- MATERIAL FOR THIS EXERCISE
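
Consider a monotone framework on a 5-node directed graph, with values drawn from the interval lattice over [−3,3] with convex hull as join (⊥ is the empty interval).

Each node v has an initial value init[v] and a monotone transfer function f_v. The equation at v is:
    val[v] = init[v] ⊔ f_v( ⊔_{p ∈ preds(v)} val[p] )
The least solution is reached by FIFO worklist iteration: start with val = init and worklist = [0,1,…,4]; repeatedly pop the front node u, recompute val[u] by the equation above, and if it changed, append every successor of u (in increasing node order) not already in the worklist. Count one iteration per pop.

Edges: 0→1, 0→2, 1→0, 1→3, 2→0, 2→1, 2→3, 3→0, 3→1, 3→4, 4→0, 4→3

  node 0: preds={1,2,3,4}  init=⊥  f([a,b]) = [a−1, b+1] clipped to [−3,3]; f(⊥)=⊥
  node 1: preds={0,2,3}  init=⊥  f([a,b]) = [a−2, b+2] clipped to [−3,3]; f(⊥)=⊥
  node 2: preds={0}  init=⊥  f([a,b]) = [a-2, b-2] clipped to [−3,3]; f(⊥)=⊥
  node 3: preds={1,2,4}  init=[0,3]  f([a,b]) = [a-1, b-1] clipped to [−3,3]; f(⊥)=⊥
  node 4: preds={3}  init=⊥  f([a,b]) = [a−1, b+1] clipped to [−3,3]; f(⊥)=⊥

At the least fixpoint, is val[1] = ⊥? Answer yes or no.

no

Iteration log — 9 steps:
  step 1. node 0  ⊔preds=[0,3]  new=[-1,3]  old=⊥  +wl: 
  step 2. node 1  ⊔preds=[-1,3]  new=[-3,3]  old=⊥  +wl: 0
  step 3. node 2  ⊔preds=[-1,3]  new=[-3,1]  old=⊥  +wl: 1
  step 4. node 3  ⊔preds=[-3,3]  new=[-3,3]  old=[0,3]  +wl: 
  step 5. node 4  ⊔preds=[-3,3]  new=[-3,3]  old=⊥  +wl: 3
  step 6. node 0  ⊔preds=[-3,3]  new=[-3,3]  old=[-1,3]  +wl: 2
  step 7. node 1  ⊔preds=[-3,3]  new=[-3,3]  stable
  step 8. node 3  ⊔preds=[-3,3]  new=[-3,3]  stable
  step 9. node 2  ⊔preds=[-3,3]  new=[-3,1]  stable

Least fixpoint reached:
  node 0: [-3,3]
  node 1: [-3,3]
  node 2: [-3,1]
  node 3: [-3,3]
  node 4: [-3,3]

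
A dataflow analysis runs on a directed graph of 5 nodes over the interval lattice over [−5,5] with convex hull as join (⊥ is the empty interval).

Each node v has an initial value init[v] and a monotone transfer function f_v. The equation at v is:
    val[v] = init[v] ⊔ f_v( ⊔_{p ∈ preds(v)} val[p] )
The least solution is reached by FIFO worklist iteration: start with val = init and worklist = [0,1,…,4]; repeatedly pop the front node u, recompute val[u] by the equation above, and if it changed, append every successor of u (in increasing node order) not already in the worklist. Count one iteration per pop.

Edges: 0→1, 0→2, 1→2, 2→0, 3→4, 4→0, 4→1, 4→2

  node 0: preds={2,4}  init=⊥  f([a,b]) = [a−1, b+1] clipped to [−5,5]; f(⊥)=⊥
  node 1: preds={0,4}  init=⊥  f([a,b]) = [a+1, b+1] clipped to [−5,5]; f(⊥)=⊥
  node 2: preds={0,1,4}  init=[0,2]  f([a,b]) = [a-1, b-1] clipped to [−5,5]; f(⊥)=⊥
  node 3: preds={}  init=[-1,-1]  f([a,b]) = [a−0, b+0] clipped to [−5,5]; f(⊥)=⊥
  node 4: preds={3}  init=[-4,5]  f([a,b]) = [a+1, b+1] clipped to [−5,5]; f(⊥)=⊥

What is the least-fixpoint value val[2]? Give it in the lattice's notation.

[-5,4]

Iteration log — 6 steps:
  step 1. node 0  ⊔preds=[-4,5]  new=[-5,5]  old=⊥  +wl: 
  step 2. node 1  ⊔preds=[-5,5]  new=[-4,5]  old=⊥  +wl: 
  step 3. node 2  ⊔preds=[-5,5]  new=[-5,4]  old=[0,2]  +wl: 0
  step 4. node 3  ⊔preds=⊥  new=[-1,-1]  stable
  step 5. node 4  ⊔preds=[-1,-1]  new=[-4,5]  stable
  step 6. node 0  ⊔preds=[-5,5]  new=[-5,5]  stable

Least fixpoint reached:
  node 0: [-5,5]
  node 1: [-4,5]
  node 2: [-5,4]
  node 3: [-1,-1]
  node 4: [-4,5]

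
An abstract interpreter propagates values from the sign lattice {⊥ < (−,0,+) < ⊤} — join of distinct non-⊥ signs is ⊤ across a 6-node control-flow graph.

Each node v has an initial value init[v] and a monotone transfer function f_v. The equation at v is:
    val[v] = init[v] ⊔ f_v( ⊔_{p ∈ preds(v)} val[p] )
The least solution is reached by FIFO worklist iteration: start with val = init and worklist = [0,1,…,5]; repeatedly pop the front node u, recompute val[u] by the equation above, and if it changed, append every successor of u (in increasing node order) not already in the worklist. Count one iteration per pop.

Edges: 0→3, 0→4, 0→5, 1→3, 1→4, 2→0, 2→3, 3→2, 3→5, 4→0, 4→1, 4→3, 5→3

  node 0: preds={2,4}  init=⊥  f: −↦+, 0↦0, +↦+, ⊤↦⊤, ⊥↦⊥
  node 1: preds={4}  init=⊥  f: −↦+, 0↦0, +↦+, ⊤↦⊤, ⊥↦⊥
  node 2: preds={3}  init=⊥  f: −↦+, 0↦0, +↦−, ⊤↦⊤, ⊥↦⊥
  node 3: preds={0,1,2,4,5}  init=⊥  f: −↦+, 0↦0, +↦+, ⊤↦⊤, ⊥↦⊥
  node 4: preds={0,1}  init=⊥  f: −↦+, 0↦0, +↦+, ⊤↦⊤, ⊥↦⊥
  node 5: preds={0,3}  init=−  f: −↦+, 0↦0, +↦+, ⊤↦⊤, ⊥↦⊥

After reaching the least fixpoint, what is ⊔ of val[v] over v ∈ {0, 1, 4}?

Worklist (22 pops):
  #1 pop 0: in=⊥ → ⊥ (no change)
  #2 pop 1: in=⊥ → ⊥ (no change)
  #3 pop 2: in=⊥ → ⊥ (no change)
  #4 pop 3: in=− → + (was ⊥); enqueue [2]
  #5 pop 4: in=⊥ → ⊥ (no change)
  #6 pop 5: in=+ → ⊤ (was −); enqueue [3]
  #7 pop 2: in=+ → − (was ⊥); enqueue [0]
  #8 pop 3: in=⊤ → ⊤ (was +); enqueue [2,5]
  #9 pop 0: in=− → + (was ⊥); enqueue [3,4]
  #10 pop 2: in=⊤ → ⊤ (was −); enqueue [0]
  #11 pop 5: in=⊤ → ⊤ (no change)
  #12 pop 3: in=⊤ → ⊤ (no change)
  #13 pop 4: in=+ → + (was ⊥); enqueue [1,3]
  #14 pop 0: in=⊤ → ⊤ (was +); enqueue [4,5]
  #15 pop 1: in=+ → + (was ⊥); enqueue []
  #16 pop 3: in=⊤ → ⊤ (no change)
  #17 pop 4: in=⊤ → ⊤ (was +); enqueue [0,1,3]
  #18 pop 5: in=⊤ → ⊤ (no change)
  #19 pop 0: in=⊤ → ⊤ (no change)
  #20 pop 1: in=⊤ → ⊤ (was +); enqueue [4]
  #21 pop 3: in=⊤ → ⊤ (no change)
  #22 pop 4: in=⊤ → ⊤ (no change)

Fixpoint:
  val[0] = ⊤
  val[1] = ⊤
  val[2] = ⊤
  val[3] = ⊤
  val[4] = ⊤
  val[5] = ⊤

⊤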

- PROBLEM TO WORK ON
An exact copy of every record is required here.

- ANSWER TO THIS TASK
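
Consider a monotone framework on a 5-node directed graph, with values drawn from the interval lattice over [−3,3] with convex hull as join (⊥ is the empty interval).

Each node v has an initial value init[v] and a monotone transfer function f_v. The equation at v is:
    val[v] = init[v] ⊔ f_v( ⊔_{p ∈ preds(v)} val[p] )
The least solution is reached by FIFO worklist iteration: start with val = init and worklist = [0,1,…,4]; repeatedly pop the front node u, recompute val[u] by the equation above, and if it changed, append every successor of u (in increasing node order) not already in the worklist. Count one iteration per pop.

Edges: 0→1, 0→2, 1→0, 1→3, 2→0, 2→1, 2→3, 3→0, 3→1, 3→4, 4→0, 4→3

  node 0: preds={1,2,3,4}  init=⊥  f([a,b]) = [a−1, b+1] clipped to [−3,3]; f(⊥)=⊥
  node 1: preds={0,2,3}  init=⊥  f([a,b]) = [a−2, b+2] clipped to [−3,3]; f(⊥)=⊥
  node 2: preds={0}  init=⊥  f([a,b]) = [a-2, b-2] clipped to [−3,3]; f(⊥)=⊥
  node 3: preds={1,2,4}  init=[0,3]  f([a,b]) = [a-1, b-1] clipped to [−3,3]; f(⊥)=⊥
  node 4: preds={3}  init=⊥  f([a,b]) = [a−1, b+1] clipped to [−3,3]; f(⊥)=⊥

At the least fixpoint, is val[1] = ⊥? Answer yes or no.

no

Iteration log — 9 steps:
  step 1. node 0  ⊔preds=[0,3]  new=[-1,3]  old=⊥  +wl: 
  step 2. node 1  ⊔preds=[-1,3]  new=[-3,3]  old=⊥  +wl: 0
  step 3. node 2  ⊔preds=[-1,3]  new=[-3,1]  old=⊥  +wl: 1
  step 4. node 3  ⊔preds=[-3,3]  new=[-3,3]  old=[0,3]  +wl: 
  step 5. node 4  ⊔preds=[-3,3]  new=[-3,3]  old=⊥  +wl: 3
  step 6. node 0  ⊔preds=[-3,3]  new=[-3,3]  old=[-1,3]  +wl: 2
  step 7. node 1  ⊔preds=[-3,3]  new=[-3,3]  stable
  step 8. node 3  ⊔preds=[-3,3]  new=[-3,3]  stable
  step 9. node 2  ⊔preds=[-3,3]  new=[-3,1]  stable

Least fixpoint reached:
  node 0: [-3,3]
  node 1: [-3,3]
  node 2: [-3,1]
  node 3: [-3,3]
  node 4: [-3,3]

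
A dataflow analysis runs on a directed graph of 5 nodes over the interval lattice over [−5,5] with convex hull as join (⊥ is the empty interval).

Each node v has an initial value init[v] and a monotone transfer function f_v. The equation at v is:
    val[v] = init[v] ⊔ f_v( ⊔_{p ∈ preds(v)} val[p] )
The least solution is reached by FIFO worklist iteration: start with val = init and worklist = [0,1,…,4]; repeatedly pop the front node u, recompute val[u] by the equation above, and if it changed, append every successor of u (in increasing node order) not already in the worklist. Count one iteration per pop.

Edges: 0→1, 0→2, 1→2, 2→0, 3→4, 4→0, 4→1, 4→2

  node 0: preds={2,4}  init=⊥  f([a,b]) = [a−1, b+1] clipped to [−5,5]; f(⊥)=⊥
  node 1: preds={0,4}  init=⊥  f([a,b]) = [a+1, b+1] clipped to [−5,5]; f(⊥)=⊥
  node 2: preds={0,1,4}  init=[0,2]  f([a,b]) = [a-1, b-1] clipped to [−5,5]; f(⊥)=⊥
  node 3: preds={}  init=[-1,-1]  f([a,b]) = [a−0, b+0] clipped to [−5,5]; f(⊥)=⊥
  node 4: preds={3}  init=[-4,5]  f([a,b]) = [a+1, b+1] clipped to [−5,5]; f(⊥)=⊥

What is the least-fixpoint value val[2]? Give it in the lattice's notation.

[-5,4]

Iteration log — 6 steps:
  step 1. node 0  ⊔preds=[-4,5]  new=[-5,5]  old=⊥  +wl: 
  step 2. node 1  ⊔preds=[-5,5]  new=[-4,5]  old=⊥  +wl: 
  step 3. node 2  ⊔preds=[-5,5]  new=[-5,4]  old=[0,2]  +wl: 0
  step 4. node 3  ⊔preds=⊥  new=[-1,-1]  stable
  step 5. node 4  ⊔preds=[-1,-1]  new=[-4,5]  stable
  step 6. node 0  ⊔preds=[-5,5]  new=[-5,5]  stable

Least fixpoint reached:
  node 0: [-5,5]
  node 1: [-4,5]
  node 2: [-5,4]
  node 3: [-1,-1]
  node 4: [-4,5]

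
An abstract interpreter propagates values from the sign lattice {⊥ < (−,0,+) < ⊤} — join of distinct non-⊥ signs is ⊤ across a 6-node control-flow graph.

Each node v has an initial value init[v] and a monotone transfer function f_v. The equation at v is:
    val[v] = init[v] ⊔ f_v( ⊔_{p ∈ preds(v)} val[p] )
The least solution is reached by FIFO worklist iteration: start with val = init and worklist = [0,1,…,5]; repeatedly pop the front node u, recompute val[u] by the equation above, and if it changed, append every successor of u (in increasing node order) not already in the worklist. Count one iteration per pop.

Edges: 0→3, 0→4, 0→5, 1→3, 1→4, 2→0, 2→3, 3→2, 3→5, 4→0, 4→1, 4→3, 5→3

  node 0: preds={2,4}  init=⊥  f: −↦+, 0↦0, +↦+, ⊤↦⊤, ⊥↦⊥
  node 1: preds={4}  init=⊥  f: −↦+, 0↦0, +↦+, ⊤↦⊤, ⊥↦⊥
  node 2: preds={3}  init=⊥  f: −↦+, 0↦0, +↦−, ⊤↦⊤, ⊥↦⊥
  node 3: preds={0,1,2,4,5}  init=⊥  f: −↦+, 0↦0, +↦+, ⊤↦⊤, ⊥↦⊥
  node 4: preds={0,1}  init=⊥  f: −↦+, 0↦0, +↦+, ⊤↦⊤, ⊥↦⊥
  node 5: preds={0,3}  init=−  f: −↦+, 0↦0, +↦+, ⊤↦⊤, ⊥↦⊥

After reaching the least fixpoint, what is ⊔ of val[v] over v ∈ {0, 1, 4}?

Worklist (22 pops):
  #1 pop 0: in=⊥ → ⊥ (no change)
  #2 pop 1: in=⊥ → ⊥ (no change)
  #3 pop 2: in=⊥ → ⊥ (no change)
  #4 pop 3: in=− → + (was ⊥); enqueue [2]
  #5 pop 4: in=⊥ → ⊥ (no change)
  #6 pop 5: in=+ → ⊤ (was −); enqueue [3]
  #7 pop 2: in=+ → − (was ⊥); enqueue [0]
  #8 pop 3: in=⊤ → ⊤ (was +); enqueue [2,5]
  #9 pop 0: in=− → + (was ⊥); enqueue [3,4]
  #10 pop 2: in=⊤ → ⊤ (was −); enqueue [0]
  #11 pop 5: in=⊤ → ⊤ (no change)
  #12 pop 3: in=⊤ → ⊤ (no change)
  #13 pop 4: in=+ → + (was ⊥); enqueue [1,3]
  #14 pop 0: in=⊤ → ⊤ (was +); enqueue [4,5]
  #15 pop 1: in=+ → + (was ⊥); enqueue []
  #16 pop 3: in=⊤ → ⊤ (no change)
  #17 pop 4: in=⊤ → ⊤ (was +); enqueue [0,1,3]
  #18 pop 5: in=⊤ → ⊤ (no change)
  #19 pop 0: in=⊤ → ⊤ (no change)
  #20 pop 1: in=⊤ → ⊤ (was +); enqueue [4]
  #21 pop 3: in=⊤ → ⊤ (no change)
  #22 pop 4: in=⊤ → ⊤ (no change)

Fixpoint:
  val[0] = ⊤
  val[1] = ⊤
  val[2] = ⊤
  val[3] = ⊤
  val[4] = ⊤
  val[5] = ⊤

⊤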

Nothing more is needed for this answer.